= Task to complete =
Repeat word for word the line with "What is ϕ(108035)?" and every line after it until the records below run out.

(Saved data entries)
- - -

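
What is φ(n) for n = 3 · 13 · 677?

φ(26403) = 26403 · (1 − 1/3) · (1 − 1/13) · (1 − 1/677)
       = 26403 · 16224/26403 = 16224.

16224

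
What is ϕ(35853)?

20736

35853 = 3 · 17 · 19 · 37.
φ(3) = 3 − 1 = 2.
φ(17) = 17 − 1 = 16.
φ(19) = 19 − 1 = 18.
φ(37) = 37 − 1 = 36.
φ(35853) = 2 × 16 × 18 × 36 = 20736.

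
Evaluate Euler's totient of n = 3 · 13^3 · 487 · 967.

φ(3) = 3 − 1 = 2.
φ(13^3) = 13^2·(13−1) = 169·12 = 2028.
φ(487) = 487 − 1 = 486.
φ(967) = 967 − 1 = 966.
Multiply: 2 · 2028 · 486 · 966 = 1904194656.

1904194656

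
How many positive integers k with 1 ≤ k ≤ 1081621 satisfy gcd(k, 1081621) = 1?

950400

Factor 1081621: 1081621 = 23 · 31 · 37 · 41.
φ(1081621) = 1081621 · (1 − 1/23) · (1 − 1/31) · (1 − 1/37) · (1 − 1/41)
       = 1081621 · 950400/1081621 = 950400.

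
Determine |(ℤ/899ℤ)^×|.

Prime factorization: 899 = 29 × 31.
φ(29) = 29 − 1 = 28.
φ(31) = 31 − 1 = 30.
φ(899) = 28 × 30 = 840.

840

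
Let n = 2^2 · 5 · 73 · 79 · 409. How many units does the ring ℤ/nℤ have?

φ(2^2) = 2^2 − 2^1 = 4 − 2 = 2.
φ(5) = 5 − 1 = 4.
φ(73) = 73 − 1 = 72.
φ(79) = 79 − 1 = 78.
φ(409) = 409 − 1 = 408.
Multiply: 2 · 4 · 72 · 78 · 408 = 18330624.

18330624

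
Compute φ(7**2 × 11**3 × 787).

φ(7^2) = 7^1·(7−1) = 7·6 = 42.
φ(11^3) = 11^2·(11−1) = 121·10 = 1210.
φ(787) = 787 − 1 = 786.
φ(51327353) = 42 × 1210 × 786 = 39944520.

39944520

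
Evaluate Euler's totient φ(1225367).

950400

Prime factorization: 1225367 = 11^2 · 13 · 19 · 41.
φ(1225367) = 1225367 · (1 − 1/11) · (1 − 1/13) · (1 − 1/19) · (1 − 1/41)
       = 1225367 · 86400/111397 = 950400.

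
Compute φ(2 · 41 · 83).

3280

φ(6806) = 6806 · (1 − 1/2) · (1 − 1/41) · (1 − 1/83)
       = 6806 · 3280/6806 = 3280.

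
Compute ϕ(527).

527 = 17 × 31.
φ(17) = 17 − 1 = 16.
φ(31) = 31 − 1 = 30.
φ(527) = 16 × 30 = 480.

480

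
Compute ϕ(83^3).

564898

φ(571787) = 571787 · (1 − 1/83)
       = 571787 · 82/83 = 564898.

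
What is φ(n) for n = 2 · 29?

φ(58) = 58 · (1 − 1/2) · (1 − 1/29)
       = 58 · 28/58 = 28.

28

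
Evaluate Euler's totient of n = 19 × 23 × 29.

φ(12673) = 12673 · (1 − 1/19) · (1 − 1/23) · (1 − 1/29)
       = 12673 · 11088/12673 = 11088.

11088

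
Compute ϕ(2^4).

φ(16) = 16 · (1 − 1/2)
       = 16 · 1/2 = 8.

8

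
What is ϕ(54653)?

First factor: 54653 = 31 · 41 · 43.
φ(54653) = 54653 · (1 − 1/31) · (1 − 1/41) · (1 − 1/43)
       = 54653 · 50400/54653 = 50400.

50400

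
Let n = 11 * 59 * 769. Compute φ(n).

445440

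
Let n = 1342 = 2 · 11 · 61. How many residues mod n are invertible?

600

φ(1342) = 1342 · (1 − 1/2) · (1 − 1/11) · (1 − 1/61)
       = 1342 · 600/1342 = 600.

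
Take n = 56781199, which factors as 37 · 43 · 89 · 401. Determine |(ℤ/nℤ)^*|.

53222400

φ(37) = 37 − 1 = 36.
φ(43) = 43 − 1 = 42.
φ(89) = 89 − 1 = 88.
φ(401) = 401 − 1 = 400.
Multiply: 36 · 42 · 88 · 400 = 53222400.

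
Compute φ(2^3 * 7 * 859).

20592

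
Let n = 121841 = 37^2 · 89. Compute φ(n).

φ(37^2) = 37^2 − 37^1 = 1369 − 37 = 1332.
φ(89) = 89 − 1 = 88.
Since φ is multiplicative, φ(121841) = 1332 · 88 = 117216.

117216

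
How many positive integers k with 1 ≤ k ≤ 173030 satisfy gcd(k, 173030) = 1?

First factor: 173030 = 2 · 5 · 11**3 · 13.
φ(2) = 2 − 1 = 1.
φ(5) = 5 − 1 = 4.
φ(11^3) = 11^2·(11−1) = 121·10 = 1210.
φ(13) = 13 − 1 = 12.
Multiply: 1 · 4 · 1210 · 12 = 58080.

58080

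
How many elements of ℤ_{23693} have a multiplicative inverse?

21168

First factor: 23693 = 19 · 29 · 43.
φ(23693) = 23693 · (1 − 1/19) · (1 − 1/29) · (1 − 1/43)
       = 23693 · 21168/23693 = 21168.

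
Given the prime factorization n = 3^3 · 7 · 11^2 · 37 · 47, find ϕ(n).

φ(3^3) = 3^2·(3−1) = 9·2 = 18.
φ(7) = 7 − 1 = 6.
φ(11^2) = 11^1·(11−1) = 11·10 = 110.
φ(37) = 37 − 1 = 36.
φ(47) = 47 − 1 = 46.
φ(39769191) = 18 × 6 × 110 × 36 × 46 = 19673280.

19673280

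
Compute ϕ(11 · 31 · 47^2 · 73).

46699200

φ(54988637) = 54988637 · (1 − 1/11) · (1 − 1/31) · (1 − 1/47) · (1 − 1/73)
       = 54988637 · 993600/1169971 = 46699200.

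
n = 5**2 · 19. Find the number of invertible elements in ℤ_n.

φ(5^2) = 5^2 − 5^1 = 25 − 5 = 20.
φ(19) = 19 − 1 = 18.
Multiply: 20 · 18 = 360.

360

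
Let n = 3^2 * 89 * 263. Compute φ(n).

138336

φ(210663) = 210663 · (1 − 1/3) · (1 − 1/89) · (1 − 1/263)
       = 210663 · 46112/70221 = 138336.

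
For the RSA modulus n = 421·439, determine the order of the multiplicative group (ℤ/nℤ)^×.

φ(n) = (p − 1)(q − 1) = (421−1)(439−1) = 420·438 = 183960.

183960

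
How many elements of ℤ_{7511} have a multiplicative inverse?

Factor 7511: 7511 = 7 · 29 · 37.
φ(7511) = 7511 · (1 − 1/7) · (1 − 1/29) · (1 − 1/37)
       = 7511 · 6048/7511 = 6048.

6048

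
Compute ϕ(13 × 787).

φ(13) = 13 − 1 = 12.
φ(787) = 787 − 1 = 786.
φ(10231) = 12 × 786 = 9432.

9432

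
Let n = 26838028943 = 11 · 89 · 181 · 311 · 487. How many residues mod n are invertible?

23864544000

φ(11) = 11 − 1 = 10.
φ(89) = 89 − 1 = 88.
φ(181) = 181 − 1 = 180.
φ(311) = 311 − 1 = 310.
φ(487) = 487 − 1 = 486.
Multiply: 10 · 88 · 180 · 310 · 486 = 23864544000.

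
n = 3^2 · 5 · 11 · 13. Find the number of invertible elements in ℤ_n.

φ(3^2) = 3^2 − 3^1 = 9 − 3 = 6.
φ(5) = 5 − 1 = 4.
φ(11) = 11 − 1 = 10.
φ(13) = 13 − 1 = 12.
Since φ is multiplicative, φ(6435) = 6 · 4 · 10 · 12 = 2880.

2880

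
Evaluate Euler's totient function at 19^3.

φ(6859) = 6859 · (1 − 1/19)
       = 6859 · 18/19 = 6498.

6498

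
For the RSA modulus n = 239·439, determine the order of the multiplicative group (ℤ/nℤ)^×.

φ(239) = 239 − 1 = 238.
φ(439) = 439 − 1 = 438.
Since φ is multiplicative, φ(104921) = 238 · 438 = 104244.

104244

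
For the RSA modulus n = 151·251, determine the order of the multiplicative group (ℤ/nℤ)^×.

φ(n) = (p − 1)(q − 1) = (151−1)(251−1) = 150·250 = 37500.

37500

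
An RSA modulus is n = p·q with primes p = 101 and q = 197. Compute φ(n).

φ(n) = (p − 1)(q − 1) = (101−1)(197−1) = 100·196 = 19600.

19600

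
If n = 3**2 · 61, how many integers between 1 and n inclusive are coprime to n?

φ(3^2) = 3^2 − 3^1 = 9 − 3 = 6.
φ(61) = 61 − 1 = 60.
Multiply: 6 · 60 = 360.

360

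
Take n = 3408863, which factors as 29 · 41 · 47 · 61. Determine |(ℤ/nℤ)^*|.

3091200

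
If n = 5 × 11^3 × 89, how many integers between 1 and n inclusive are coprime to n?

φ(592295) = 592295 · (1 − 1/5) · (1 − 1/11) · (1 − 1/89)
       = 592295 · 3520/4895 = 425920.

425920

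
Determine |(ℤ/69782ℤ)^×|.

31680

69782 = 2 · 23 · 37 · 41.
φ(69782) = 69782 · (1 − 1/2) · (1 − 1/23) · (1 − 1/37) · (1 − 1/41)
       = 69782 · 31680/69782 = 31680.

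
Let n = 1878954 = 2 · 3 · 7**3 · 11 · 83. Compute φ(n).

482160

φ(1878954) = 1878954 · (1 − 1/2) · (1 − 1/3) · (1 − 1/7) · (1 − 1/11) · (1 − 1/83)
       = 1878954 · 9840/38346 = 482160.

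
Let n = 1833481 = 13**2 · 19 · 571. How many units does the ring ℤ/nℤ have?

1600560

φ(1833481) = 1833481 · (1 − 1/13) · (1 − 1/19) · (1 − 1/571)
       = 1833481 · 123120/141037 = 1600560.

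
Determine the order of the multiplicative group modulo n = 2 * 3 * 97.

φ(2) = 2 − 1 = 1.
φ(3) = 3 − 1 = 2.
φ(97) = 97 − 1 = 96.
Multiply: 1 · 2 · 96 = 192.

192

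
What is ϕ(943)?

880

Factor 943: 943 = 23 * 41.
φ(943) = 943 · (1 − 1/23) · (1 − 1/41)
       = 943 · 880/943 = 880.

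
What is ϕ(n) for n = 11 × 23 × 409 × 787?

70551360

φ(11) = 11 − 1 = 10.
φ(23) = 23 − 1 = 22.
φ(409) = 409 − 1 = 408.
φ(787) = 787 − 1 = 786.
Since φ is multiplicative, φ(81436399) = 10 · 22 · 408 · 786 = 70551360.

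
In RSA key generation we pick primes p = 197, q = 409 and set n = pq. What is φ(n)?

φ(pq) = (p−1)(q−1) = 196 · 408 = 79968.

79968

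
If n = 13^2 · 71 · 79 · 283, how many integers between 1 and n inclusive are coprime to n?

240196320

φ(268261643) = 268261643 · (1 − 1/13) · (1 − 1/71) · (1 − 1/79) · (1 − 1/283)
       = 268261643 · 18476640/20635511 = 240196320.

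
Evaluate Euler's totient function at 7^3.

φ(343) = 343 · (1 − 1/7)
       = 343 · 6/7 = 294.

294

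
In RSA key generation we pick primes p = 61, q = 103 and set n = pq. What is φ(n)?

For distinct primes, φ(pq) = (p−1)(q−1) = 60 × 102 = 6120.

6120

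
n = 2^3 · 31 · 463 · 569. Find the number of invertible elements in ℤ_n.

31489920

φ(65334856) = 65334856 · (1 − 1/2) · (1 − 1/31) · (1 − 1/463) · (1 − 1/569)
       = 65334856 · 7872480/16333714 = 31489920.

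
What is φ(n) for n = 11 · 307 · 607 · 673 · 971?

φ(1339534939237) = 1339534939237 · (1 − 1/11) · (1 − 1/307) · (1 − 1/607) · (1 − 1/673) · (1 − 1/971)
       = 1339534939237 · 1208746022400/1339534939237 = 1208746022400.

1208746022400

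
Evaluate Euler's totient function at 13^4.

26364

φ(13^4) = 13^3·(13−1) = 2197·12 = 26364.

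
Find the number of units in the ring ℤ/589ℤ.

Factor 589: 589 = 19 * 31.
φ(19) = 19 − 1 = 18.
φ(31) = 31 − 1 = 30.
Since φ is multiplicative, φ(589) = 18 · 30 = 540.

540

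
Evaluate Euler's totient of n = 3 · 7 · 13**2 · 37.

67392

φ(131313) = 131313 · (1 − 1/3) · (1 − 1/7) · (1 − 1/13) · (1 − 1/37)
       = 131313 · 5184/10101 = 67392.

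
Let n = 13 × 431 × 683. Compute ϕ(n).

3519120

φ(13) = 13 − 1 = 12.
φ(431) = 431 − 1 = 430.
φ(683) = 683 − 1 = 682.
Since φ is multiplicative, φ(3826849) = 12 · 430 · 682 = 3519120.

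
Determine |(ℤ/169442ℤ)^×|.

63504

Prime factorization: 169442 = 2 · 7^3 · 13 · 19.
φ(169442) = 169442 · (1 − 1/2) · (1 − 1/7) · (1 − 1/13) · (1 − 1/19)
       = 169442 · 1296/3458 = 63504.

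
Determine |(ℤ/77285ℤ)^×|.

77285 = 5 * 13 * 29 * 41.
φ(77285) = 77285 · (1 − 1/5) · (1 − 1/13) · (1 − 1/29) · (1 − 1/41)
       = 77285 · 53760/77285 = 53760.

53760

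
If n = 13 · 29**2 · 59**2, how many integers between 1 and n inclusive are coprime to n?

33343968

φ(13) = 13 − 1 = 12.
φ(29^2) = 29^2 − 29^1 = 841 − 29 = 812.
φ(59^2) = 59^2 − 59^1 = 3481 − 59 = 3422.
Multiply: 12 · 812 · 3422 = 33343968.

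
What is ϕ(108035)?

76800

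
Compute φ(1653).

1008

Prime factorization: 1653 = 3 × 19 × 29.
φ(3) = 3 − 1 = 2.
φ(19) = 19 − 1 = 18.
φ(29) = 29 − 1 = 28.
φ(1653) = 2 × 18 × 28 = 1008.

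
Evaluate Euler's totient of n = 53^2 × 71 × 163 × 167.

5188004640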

- - -

= Response for this exercise =
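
What is ϕ(108035)?

76800

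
Compute φ(1653).

1008

Prime factorization: 1653 = 3 × 19 × 29.
φ(3) = 3 − 1 = 2.
φ(19) = 19 − 1 = 18.
φ(29) = 29 − 1 = 28.
φ(1653) = 2 × 18 × 28 = 1008.

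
Evaluate Euler's totient of n = 53^2 × 71 × 163 × 167.

5188004640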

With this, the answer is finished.